*** Opening Data records ***

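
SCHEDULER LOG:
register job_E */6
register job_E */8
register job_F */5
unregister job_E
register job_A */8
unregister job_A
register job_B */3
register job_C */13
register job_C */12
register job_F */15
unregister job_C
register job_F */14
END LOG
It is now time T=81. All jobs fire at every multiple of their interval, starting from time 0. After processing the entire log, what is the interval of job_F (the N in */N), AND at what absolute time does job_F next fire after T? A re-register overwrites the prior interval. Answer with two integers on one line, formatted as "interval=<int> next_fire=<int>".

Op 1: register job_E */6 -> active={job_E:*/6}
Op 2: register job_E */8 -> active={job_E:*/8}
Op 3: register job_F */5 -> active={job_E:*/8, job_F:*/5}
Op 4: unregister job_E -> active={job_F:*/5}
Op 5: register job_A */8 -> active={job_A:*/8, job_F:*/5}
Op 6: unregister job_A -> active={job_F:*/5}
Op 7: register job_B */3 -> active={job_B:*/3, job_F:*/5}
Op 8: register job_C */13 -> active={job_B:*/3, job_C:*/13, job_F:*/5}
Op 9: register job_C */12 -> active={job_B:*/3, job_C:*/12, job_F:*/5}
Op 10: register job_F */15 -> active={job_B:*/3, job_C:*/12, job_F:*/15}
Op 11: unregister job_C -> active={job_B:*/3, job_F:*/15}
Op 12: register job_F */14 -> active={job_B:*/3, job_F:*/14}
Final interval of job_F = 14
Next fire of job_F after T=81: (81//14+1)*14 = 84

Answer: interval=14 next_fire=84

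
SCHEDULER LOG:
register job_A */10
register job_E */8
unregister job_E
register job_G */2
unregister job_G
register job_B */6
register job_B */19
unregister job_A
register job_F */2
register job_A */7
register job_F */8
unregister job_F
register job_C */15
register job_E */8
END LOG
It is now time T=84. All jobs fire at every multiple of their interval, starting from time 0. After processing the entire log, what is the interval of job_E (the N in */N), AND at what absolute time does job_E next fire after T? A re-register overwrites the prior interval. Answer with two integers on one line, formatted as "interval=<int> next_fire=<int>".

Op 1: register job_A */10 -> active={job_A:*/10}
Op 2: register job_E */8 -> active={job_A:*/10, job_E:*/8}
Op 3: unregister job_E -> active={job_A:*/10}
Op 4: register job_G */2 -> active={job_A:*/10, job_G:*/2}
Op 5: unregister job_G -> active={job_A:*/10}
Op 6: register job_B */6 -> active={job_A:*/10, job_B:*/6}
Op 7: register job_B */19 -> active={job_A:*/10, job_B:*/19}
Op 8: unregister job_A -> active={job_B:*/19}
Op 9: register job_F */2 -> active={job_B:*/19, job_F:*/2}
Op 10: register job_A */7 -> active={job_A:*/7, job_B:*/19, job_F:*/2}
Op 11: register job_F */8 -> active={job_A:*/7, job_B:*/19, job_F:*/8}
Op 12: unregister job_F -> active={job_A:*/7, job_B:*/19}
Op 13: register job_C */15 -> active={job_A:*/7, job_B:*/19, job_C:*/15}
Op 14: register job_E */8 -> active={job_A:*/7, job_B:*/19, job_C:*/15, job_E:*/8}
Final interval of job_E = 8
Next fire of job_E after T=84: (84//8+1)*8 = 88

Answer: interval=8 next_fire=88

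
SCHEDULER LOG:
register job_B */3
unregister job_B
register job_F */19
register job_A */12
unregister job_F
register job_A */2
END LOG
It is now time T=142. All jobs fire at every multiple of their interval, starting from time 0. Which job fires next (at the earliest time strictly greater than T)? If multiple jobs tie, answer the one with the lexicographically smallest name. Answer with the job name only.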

*** Closing Data records ***

Exercise aim: From first line to last, transcribe the material exactly.

Reply:
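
SCHEDULER LOG:
register job_E */6
register job_E */8
register job_F */5
unregister job_E
register job_A */8
unregister job_A
register job_B */3
register job_C */13
register job_C */12
register job_F */15
unregister job_C
register job_F */14
END LOG
It is now time T=81. All jobs fire at every multiple of their interval, starting from time 0. After processing the entire log, what is the interval of job_F (the N in */N), AND at what absolute time does job_F next fire after T? A re-register overwrites the prior interval. Answer with two integers on one line, formatted as "interval=<int> next_fire=<int>".

Op 1: register job_E */6 -> active={job_E:*/6}
Op 2: register job_E */8 -> active={job_E:*/8}
Op 3: register job_F */5 -> active={job_E:*/8, job_F:*/5}
Op 4: unregister job_E -> active={job_F:*/5}
Op 5: register job_A */8 -> active={job_A:*/8, job_F:*/5}
Op 6: unregister job_A -> active={job_F:*/5}
Op 7: register job_B */3 -> active={job_B:*/3, job_F:*/5}
Op 8: register job_C */13 -> active={job_B:*/3, job_C:*/13, job_F:*/5}
Op 9: register job_C */12 -> active={job_B:*/3, job_C:*/12, job_F:*/5}
Op 10: register job_F */15 -> active={job_B:*/3, job_C:*/12, job_F:*/15}
Op 11: unregister job_C -> active={job_B:*/3, job_F:*/15}
Op 12: register job_F */14 -> active={job_B:*/3, job_F:*/14}
Final interval of job_F = 14
Next fire of job_F after T=81: (81//14+1)*14 = 84

Answer: interval=14 next_fire=84

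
SCHEDULER LOG:
register job_A */10
register job_E */8
unregister job_E
register job_G */2
unregister job_G
register job_B */6
register job_B */19
unregister job_A
register job_F */2
register job_A */7
register job_F */8
unregister job_F
register job_C */15
register job_E */8
END LOG
It is now time T=84. All jobs fire at every multiple of their interval, starting from time 0. After processing the entire log, what is the interval of job_E (the N in */N), AND at what absolute time does job_E next fire after T? A re-register overwrites the prior interval. Answer with two integers on one line, formatted as "interval=<int> next_fire=<int>".

Op 1: register job_A */10 -> active={job_A:*/10}
Op 2: register job_E */8 -> active={job_A:*/10, job_E:*/8}
Op 3: unregister job_E -> active={job_A:*/10}
Op 4: register job_G */2 -> active={job_A:*/10, job_G:*/2}
Op 5: unregister job_G -> active={job_A:*/10}
Op 6: register job_B */6 -> active={job_A:*/10, job_B:*/6}
Op 7: register job_B */19 -> active={job_A:*/10, job_B:*/19}
Op 8: unregister job_A -> active={job_B:*/19}
Op 9: register job_F */2 -> active={job_B:*/19, job_F:*/2}
Op 10: register job_A */7 -> active={job_A:*/7, job_B:*/19, job_F:*/2}
Op 11: register job_F */8 -> active={job_A:*/7, job_B:*/19, job_F:*/8}
Op 12: unregister job_F -> active={job_A:*/7, job_B:*/19}
Op 13: register job_C */15 -> active={job_A:*/7, job_B:*/19, job_C:*/15}
Op 14: register job_E */8 -> active={job_A:*/7, job_B:*/19, job_C:*/15, job_E:*/8}
Final interval of job_E = 8
Next fire of job_E after T=84: (84//8+1)*8 = 88

Answer: interval=8 next_fire=88

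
SCHEDULER LOG:
register job_B */3
unregister job_B
register job_F */19
register job_A */12
unregister job_F
register job_A */2
END LOG
It is now time T=142. All jobs fire at every multiple of their interval, starting from time 0. Which job fires next (at the earliest time strictly greater than T)? If multiple jobs tie, answer the one with the lexicographically smallest name. Answer with the job name only.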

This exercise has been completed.